* [Task item]: Each line of the records containing "columns" is to be copied out and returned.

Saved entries
++++++

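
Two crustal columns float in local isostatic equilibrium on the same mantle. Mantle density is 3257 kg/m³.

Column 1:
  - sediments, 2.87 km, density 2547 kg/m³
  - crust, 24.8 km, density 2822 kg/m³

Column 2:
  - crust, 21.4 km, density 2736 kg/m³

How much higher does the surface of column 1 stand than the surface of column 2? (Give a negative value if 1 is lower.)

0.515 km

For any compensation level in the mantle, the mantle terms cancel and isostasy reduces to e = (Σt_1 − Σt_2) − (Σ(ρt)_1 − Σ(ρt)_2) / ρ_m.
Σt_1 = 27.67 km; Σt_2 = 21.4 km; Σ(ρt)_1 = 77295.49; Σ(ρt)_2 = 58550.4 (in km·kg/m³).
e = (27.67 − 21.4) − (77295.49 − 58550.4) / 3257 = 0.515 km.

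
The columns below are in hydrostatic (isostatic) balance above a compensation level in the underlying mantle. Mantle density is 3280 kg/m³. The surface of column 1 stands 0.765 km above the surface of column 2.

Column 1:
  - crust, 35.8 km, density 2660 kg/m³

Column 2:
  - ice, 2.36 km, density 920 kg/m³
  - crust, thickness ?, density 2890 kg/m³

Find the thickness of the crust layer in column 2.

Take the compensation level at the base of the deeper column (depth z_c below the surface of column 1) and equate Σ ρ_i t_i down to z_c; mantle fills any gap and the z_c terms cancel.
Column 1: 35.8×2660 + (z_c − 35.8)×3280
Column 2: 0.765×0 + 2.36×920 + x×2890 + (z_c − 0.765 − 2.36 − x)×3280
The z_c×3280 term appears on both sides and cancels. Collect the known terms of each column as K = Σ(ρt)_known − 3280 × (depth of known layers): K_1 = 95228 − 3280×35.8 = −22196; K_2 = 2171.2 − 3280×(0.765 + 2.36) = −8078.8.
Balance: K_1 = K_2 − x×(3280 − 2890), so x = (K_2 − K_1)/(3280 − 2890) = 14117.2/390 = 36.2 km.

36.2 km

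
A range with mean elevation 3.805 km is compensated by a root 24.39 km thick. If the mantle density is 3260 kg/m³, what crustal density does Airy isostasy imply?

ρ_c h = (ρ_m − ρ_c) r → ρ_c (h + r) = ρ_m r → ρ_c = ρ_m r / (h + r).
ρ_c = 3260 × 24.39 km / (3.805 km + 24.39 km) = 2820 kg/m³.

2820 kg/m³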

++++++

* [Task solution]:
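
Two crustal columns float in local isostatic equilibrium on the same mantle. Mantle density is 3257 kg/m³.
The columns below are in hydrostatic (isostatic) balance above a compensation level in the underlying mantle. Mantle density is 3280 kg/m³. The surface of column 1 stands 0.765 km above the surface of column 2.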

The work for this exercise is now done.